- Opening Delimiter -

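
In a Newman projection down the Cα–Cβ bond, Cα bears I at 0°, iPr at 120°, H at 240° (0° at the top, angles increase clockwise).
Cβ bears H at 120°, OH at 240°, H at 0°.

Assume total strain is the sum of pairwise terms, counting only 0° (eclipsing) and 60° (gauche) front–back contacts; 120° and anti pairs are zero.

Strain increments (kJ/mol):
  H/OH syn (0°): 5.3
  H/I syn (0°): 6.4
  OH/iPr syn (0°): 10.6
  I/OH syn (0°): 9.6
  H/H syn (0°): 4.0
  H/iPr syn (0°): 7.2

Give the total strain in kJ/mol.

18.9 kJ/mol

This conformer (eclipsed): I–H eclipsed, iPr–H eclipsed, H–OH eclipsed; 6.4 + 7.2 + 5.3 = 18.9 kJ/mol.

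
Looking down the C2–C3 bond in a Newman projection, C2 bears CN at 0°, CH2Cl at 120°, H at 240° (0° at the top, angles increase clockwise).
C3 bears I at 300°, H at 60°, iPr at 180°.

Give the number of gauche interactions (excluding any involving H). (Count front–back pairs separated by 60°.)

2

Non-H gauche pairs: CN(0°)/I(300°); CH2Cl(120°)/iPr(180°) — 2 interactions.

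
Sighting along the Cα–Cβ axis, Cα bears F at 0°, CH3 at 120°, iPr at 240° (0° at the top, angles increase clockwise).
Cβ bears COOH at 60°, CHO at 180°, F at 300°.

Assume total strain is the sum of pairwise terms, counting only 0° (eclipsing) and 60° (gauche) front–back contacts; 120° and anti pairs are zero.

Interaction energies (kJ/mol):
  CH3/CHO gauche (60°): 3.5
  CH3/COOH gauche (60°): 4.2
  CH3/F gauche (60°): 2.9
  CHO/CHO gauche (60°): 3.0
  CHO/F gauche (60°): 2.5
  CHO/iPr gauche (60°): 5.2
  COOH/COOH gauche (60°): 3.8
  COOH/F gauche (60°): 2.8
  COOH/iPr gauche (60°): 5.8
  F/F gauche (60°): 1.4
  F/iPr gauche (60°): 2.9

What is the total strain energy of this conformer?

20.0 kJ/mol

This conformer (staggered): F(0°)/COOH(60°) gauche 2.8; F(0°)/F(300°) gauche 1.4; CH3(120°)/COOH(60°) gauche 4.2; CH3(120°)/CHO(180°) gauche 3.5; iPr(240°)/CHO(180°) gauche 5.2; iPr(240°)/F(300°) gauche 2.9 → 20.0 kJ/mol.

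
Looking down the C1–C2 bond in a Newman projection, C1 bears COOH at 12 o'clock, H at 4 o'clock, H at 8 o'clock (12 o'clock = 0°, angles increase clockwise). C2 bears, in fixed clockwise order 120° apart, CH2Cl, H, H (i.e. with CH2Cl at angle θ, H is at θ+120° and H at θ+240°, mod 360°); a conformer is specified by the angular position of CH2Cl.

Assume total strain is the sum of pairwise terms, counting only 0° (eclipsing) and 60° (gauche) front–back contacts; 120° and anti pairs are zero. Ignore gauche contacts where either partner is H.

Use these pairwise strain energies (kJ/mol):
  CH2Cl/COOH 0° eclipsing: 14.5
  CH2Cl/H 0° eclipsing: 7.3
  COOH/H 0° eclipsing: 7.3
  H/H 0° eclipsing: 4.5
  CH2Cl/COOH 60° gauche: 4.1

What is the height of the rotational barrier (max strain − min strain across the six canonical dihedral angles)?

CH2Cl at 0° (eclipsed): COOH(0°)/CH2Cl(0°) eclipsed 14.5; H(120°)/H(120°) eclipsed 4.5; H(240°)/H(240°) eclipsed 4.5 → 23.5 kJ/mol.
CH2Cl at 60° (staggered): COOH(0°)/CH2Cl(60°) gauche 4.1 → 4.1 kJ/mol.
CH2Cl at 120° (eclipsed): COOH(0°)/H(0°) eclipsed 7.3; H(120°)/CH2Cl(120°) eclipsed 7.3; H(240°)/H(240°) eclipsed 4.5 → 19.1 kJ/mol.
CH2Cl at 180° (staggered): no non-H gauche contacts → 0.0 kJ/mol.
CH2Cl at 240° (eclipsed): COOH(0°)/H(0°) eclipsed 7.3; H(120°)/H(120°) eclipsed 4.5; H(240°)/CH2Cl(240°) eclipsed 7.3 → 19.1 kJ/mol.
CH2Cl at 300° (staggered): COOH(0°)/CH2Cl(300°) gauche 4.1 → 4.1 kJ/mol.
Max at 0° (23.5 kJ/mol), min at 180° (0.0 kJ/mol); barrier = 23.5 kJ/mol.

23.5 kJ/mol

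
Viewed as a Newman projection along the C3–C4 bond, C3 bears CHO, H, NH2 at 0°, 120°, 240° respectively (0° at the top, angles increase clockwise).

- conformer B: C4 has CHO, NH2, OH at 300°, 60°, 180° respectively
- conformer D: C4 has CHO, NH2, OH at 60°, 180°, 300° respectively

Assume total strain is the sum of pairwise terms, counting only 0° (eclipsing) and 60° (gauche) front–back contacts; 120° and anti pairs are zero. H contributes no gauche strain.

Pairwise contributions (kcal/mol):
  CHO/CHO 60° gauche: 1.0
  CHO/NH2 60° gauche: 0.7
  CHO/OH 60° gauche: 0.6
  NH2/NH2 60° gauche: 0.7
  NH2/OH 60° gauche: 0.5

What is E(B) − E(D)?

+0.1 kcal/mol

B (staggered): CHO–CHO gauche, CHO–NH2 gauche, NH2–CHO gauche, NH2–OH gauche; 1.0 + 0.7 + 0.7 + 0.5 = 2.9 kcal/mol.
D (staggered): CHO–CHO gauche, CHO–OH gauche, NH2–NH2 gauche, NH2–OH gauche; 1.0 + 0.6 + 0.7 + 0.5 = 2.8 kcal/mol.
E(B) − E(D) = 2.9 − 2.8 = +0.1 kcal/mol.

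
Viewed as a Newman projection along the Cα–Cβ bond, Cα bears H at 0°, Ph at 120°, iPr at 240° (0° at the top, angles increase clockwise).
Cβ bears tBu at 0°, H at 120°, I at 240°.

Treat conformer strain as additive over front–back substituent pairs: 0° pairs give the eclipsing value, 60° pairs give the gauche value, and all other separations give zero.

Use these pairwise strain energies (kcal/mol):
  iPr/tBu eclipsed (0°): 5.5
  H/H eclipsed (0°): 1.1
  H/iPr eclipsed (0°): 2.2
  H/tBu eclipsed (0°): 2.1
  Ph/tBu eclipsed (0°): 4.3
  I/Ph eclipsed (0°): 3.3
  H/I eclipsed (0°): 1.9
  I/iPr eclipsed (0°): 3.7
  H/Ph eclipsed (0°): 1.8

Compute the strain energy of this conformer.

This conformer (eclipsed): H(0°)/tBu(0°) eclipsed 2.1; Ph(120°)/H(120°) eclipsed 1.8; iPr(240°)/I(240°) eclipsed 3.7 → 7.6 kcal/mol.

7.6 kcal/mol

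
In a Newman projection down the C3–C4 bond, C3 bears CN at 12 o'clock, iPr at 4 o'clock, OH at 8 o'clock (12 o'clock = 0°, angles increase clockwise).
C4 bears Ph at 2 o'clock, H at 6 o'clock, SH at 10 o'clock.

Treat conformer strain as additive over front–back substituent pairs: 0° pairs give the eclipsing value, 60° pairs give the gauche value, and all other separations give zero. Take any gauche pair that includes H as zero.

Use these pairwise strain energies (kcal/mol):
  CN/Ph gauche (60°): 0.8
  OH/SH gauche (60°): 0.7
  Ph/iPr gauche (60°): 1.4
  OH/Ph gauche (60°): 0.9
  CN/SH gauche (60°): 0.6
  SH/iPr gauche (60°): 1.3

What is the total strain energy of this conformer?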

- Closing Delimiter -

Check each line of the listing above for the string "respectively", then give how many lines have it. No other text.

[Exercise solution]
3